Saved data entries
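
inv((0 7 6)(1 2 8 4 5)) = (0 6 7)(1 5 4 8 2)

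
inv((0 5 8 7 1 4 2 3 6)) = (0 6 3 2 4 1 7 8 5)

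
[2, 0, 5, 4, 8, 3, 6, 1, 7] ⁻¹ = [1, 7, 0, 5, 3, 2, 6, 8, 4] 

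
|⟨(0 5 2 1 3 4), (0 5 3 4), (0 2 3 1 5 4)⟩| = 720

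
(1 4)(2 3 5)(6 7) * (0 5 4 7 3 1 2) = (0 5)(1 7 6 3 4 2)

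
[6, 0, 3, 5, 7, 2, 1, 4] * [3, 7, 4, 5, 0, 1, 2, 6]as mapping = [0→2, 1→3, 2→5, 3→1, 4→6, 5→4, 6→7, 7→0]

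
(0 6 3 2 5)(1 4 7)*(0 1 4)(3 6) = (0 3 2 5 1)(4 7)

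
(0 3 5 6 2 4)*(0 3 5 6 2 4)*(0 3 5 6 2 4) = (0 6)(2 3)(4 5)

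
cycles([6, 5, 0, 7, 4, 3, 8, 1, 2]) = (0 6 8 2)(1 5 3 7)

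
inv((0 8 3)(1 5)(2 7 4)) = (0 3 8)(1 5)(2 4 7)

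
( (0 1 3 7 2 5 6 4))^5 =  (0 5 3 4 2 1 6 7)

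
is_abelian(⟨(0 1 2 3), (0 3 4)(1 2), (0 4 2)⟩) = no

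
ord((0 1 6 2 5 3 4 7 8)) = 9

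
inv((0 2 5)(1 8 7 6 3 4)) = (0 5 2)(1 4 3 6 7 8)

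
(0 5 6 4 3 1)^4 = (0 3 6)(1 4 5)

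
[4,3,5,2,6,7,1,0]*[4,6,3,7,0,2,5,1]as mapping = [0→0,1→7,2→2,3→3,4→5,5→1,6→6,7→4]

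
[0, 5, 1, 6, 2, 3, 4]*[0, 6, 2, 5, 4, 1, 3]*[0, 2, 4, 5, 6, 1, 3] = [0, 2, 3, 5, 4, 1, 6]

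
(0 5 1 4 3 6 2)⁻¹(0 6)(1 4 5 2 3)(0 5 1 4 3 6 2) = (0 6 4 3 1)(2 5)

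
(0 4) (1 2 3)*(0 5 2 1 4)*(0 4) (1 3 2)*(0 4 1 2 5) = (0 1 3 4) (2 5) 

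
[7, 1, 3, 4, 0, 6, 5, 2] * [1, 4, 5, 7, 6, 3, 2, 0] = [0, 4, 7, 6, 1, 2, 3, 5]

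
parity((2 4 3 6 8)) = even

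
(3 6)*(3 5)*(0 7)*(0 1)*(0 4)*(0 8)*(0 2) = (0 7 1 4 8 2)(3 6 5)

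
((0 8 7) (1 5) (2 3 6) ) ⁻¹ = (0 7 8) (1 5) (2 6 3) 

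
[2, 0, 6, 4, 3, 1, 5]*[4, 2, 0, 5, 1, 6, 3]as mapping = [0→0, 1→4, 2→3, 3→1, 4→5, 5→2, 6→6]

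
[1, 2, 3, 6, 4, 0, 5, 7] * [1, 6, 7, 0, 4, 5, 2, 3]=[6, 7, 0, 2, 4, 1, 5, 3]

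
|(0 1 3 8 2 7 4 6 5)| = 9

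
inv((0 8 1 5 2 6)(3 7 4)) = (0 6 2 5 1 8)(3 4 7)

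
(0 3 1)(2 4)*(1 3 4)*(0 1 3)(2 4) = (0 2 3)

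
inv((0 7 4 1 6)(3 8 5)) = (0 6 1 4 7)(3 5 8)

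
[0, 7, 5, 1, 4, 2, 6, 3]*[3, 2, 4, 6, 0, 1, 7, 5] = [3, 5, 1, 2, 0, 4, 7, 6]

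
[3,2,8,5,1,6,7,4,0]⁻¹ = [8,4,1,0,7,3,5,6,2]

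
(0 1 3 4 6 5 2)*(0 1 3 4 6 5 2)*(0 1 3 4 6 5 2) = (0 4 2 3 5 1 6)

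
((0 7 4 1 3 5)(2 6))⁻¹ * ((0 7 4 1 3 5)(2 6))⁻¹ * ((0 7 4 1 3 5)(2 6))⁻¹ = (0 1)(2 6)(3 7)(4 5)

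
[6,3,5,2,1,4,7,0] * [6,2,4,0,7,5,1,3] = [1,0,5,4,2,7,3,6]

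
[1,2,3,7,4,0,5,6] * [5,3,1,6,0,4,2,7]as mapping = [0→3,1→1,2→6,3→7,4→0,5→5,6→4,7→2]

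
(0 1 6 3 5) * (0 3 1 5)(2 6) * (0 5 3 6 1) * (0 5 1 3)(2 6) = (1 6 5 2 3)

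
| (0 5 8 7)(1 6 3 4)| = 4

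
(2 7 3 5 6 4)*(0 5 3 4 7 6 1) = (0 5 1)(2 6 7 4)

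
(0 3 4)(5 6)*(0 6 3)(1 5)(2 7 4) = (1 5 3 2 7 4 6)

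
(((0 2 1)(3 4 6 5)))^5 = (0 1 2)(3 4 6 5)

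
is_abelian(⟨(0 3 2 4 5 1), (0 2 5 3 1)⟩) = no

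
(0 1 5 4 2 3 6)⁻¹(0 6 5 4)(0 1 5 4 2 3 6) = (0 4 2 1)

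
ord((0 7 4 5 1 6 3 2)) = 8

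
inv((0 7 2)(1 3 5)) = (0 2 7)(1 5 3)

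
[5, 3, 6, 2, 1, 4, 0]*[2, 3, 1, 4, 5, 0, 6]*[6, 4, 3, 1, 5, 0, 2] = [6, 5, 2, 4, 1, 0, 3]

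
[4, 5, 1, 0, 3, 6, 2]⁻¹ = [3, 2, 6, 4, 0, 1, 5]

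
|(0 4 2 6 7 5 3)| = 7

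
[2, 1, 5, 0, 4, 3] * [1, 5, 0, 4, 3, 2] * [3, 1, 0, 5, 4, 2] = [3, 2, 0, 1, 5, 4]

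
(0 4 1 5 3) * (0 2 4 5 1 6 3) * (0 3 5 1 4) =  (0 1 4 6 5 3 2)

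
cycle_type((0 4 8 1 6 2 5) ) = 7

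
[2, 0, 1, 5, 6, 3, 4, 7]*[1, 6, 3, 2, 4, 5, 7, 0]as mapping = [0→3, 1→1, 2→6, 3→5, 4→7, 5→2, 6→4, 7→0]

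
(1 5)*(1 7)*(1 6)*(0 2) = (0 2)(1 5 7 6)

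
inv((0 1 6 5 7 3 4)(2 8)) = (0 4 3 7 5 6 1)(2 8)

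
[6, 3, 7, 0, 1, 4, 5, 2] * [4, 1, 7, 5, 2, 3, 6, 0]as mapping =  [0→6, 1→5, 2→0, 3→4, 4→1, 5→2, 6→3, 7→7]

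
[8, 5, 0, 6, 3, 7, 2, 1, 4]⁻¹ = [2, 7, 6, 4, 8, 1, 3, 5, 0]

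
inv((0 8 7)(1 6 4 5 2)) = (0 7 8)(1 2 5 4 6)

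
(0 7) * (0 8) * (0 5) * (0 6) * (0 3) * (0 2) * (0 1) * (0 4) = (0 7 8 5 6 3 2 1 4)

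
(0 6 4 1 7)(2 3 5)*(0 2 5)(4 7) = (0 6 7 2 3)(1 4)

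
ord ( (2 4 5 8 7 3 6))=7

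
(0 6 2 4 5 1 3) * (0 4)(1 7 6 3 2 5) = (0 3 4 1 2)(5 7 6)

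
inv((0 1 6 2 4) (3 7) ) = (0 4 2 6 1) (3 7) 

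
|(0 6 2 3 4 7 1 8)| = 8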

==

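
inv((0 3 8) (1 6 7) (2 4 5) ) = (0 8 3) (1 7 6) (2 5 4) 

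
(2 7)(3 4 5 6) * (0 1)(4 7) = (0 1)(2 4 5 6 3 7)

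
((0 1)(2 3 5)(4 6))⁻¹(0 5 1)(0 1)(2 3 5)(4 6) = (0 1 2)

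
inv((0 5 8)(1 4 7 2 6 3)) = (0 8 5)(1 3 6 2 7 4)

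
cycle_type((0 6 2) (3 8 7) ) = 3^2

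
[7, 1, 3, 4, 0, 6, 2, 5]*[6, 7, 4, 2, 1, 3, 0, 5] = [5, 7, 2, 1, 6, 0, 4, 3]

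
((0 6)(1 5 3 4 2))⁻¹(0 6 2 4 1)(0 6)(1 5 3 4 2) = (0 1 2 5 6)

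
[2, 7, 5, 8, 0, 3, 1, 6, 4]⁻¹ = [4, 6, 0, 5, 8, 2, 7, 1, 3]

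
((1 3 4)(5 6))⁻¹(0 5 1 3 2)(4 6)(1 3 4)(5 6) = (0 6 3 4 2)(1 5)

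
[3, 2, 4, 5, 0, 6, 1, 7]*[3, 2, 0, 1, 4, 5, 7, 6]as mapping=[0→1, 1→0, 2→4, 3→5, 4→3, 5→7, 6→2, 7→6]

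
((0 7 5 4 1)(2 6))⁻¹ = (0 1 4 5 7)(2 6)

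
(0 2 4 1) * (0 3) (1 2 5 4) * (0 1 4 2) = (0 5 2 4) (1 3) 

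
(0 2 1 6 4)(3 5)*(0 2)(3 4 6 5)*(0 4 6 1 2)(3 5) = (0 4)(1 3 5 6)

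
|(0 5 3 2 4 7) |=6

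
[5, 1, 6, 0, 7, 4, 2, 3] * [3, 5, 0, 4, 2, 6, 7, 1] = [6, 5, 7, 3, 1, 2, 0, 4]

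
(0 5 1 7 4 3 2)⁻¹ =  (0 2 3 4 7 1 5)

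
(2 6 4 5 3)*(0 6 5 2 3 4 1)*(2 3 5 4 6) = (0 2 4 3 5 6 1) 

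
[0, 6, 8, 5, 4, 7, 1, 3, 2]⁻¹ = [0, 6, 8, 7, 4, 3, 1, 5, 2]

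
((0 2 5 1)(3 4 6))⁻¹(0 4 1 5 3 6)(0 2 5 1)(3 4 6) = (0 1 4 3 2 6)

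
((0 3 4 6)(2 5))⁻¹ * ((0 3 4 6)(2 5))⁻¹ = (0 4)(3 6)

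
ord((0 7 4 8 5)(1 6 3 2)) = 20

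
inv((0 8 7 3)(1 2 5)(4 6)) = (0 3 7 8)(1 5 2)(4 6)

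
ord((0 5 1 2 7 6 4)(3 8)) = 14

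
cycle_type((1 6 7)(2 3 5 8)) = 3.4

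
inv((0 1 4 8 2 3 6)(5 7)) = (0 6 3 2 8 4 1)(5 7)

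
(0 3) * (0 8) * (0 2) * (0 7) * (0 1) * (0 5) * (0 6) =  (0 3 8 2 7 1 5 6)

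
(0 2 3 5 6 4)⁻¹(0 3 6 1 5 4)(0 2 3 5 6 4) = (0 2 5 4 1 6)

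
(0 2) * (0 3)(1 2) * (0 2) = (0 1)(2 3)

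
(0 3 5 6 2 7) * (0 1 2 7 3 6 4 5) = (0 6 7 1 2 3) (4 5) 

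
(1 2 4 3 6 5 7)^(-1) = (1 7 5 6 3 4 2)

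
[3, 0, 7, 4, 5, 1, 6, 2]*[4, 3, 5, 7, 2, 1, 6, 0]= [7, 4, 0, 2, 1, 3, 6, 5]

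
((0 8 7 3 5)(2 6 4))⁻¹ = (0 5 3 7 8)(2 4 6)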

---

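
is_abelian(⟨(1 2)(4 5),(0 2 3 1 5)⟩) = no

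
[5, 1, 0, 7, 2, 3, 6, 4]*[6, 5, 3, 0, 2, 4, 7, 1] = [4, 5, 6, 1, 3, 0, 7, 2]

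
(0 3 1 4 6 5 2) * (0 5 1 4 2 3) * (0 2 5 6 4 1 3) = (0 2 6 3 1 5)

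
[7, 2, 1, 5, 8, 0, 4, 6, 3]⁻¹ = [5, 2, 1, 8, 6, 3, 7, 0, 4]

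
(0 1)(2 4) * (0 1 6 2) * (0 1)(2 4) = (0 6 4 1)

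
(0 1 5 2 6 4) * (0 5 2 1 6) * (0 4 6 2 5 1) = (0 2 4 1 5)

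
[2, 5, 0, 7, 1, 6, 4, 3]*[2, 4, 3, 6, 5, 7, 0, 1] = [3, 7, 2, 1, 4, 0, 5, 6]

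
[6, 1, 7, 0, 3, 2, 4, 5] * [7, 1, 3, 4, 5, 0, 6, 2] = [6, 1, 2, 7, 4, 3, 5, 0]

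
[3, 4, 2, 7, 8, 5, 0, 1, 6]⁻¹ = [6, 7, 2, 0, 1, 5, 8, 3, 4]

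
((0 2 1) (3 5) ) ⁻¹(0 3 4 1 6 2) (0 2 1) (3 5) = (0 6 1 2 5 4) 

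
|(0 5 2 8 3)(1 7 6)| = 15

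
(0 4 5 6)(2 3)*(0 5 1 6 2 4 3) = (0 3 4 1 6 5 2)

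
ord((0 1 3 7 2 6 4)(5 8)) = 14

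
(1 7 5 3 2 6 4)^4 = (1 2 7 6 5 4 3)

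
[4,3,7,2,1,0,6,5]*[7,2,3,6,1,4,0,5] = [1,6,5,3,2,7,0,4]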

> _WHAT THIS TASK INVOLVES_
Output the lines of the records above exactly as they appear, from the line containing "((0 2 5 1)(3" through the line containing "((0 8 7 3 5)(2 6 4))⁻¹ = (0 5 3 7 8)(2 4 6)".

> _OUTPUT FOR THIS TASK_
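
((0 2 5 1)(3 4 6))⁻¹(0 4 1 5 3 6)(0 2 5 1)(3 4 6) = (0 1 4 3 2 6)

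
((0 3 4 6)(2 5))⁻¹ * ((0 3 4 6)(2 5))⁻¹ = (0 4)(3 6)

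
ord((0 7 4 8 5)(1 6 3 2)) = 20

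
inv((0 8 7 3)(1 2 5)(4 6)) = (0 3 7 8)(1 5 2)(4 6)

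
ord((0 5 1 2 7 6 4)(3 8)) = 14

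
cycle_type((1 6 7)(2 3 5 8)) = 3.4

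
inv((0 1 4 8 2 3 6)(5 7)) = (0 6 3 2 8 4 1)(5 7)

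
(0 3) * (0 8) * (0 2) * (0 7) * (0 1) * (0 5) * (0 6) =  (0 3 8 2 7 1 5 6)

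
(0 2 3 5 6 4)⁻¹(0 3 6 1 5 4)(0 2 3 5 6 4) = (0 2 5 4 1 6)

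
(0 2) * (0 3)(1 2) * (0 2) = (0 1)(2 3)

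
(0 3 5 6 2 7) * (0 1 2 7 3 6 4 5) = (0 6 7 1 2 3) (4 5) 

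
(1 2 4 3 6 5 7)^(-1) = (1 7 5 6 3 4 2)

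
[3, 0, 7, 4, 5, 1, 6, 2]*[4, 3, 5, 7, 2, 1, 6, 0]= [7, 4, 0, 2, 1, 3, 6, 5]

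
((0 8 7 3 5)(2 6 4))⁻¹ = (0 5 3 7 8)(2 4 6)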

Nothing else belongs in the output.